* Problem requirements: Search the listing below for lines that hold the word "Consider", and report only how many there are.

*** Begin section ***

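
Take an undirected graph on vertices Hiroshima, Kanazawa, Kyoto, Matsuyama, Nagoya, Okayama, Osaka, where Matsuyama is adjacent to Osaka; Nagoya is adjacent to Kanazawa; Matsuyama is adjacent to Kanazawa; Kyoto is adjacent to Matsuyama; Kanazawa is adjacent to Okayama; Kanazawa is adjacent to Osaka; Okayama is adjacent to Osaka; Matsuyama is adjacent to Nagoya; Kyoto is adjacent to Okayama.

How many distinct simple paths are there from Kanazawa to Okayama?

Kanazawa–Matsuyama–Kyoto–Okayama
Kanazawa–Matsuyama–Osaka–Okayama
Kanazawa–Nagoya–Matsuyama–Kyoto–Okayama
Kanazawa–Nagoya–Matsuyama–Osaka–Okayama
Kanazawa–Okayama
Kanazawa–Osaka–Matsuyama–Kyoto–Okayama
Kanazawa–Osaka–Okayama

7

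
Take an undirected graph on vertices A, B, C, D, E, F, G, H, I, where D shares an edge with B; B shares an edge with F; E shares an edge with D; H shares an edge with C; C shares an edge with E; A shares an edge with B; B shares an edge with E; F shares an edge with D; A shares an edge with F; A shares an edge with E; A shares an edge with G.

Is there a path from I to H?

No

I has no edges, so nothing is reachable from it.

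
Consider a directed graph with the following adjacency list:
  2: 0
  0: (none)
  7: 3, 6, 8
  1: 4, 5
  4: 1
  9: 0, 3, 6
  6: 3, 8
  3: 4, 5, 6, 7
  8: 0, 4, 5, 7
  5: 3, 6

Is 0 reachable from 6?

Yes

Explore from 6.
Distance 1: reach 3, 8.
Distance 2: reach 0, 4, 5, 7.
Found 0.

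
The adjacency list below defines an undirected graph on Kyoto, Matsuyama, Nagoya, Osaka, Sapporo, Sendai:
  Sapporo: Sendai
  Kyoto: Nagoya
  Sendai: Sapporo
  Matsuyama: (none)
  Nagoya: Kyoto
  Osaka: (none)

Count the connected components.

From Kyoto: component {Kyoto, Nagoya}.
From Matsuyama: component {Matsuyama}.
From Osaka: component {Osaka}.
From Sapporo: component {Sapporo, Sendai}.
That's 4 components.

4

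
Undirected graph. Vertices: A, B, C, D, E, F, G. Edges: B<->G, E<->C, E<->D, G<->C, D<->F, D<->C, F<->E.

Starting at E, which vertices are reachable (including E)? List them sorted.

B, C, D, E, F, G

Start at E.
Its neighbours: C, D, F.
Then their neighbours: G.
Then next layer: B.
Nothing further is reachable.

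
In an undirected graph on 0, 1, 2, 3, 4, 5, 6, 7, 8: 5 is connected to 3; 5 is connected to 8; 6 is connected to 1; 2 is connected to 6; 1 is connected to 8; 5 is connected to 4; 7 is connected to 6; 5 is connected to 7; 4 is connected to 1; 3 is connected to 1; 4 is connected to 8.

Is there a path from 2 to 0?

No

Explore from 2.
Distance 1: reach 6.
Distance 2: reach 1, 7.
Distance 3: reach 3, 4, 5, 8.
The search is exhausted without reaching 0; it lies in a different component.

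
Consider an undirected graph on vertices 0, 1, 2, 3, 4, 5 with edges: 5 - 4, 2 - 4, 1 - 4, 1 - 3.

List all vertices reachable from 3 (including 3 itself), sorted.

1, 2, 3, 4, 5

Start at 3.
Its neighbours: 1.
Then their neighbours: 4.
Then next layer: 2, 5.
Nothing further is reachable.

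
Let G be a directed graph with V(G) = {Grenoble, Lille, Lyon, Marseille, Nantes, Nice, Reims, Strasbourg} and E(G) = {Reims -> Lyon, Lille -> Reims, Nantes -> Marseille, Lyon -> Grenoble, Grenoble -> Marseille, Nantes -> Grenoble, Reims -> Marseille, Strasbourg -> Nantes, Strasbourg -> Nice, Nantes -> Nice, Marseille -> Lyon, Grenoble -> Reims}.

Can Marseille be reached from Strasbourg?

Yes

Explore from Strasbourg.
Distance 1: reach Nantes, Nice.
Distance 2: reach Grenoble, Marseille.
Found Marseille.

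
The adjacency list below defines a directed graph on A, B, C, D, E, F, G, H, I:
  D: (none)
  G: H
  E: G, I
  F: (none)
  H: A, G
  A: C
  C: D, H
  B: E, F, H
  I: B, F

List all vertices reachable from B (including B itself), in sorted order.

A, B, C, D, E, F, G, H, I

Start at B.
Its neighbours: E, F, H.
Then their neighbours: A, G, I.
Then next layer: C.
Then next layer: D.
Every vertex is now reached.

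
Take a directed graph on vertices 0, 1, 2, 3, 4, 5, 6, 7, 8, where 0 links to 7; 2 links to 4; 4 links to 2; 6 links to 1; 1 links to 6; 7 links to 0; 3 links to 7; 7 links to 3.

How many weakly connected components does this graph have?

5

From 0: component {0, 3, 7}.
From 1: component {1, 6}.
From 2: component {2, 4}.
From 5: component {5}.
From 8: component {8}.
That's 5 components.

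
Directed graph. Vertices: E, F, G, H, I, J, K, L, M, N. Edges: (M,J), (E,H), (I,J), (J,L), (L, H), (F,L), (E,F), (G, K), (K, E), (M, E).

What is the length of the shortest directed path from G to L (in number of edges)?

Distance 0: G.
Distance 1: K.
Distance 2: E.
Distance 3: F, H.
Distance 4: L — contains L.

4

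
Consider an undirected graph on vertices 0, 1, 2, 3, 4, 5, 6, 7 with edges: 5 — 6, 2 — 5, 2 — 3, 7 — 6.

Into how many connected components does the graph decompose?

From 0: component {0}.
From 1: component {1}.
From 2: component {2, 3, 5, 6, 7}.
From 4: component {4}.
That's 4 components.

4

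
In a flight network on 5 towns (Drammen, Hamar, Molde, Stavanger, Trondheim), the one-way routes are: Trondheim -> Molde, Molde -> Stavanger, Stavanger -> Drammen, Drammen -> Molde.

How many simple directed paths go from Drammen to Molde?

Drammen→Molde

1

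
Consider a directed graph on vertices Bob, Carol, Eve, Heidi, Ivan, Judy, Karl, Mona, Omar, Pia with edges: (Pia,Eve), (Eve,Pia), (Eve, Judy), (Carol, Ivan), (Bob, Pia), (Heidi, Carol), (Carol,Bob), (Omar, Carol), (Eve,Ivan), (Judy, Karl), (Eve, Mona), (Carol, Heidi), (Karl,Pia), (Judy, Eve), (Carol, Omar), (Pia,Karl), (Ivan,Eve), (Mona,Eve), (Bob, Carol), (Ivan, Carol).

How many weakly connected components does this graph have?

1

From Bob: component {Bob, Carol, Eve, Heidi, Ivan, Judy, Karl, Mona, Omar, Pia}.
That's 1 component.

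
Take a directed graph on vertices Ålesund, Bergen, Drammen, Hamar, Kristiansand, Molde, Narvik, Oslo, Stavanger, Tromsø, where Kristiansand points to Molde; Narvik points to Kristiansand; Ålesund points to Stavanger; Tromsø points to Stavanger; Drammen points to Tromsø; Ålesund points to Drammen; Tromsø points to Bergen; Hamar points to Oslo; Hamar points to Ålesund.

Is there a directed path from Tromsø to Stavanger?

Yes

Explore from Tromsø.
Distance 1: reach Bergen, Stavanger.
Found Stavanger.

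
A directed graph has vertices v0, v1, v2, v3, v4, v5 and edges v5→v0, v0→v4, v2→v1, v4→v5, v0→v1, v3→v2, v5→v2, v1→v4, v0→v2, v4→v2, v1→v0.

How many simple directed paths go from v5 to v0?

v5→v0
v5→v2→v1→v0

2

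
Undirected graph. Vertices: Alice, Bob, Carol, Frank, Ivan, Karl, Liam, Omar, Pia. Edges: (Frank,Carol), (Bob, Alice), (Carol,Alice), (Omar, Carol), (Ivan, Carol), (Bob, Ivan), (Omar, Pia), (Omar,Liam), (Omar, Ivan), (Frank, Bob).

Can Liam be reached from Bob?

Yes

Explore from Bob.
Distance 1: reach Alice, Frank, Ivan.
Distance 2: reach Carol, Omar.
Distance 3: reach Liam, Pia.
Found Liam.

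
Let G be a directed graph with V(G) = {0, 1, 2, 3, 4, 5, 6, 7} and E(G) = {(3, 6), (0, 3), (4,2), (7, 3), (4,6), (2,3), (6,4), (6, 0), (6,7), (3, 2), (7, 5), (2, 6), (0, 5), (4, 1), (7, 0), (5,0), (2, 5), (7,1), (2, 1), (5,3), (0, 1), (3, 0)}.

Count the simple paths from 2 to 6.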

*** End section ***

* Solution for this exercise: 4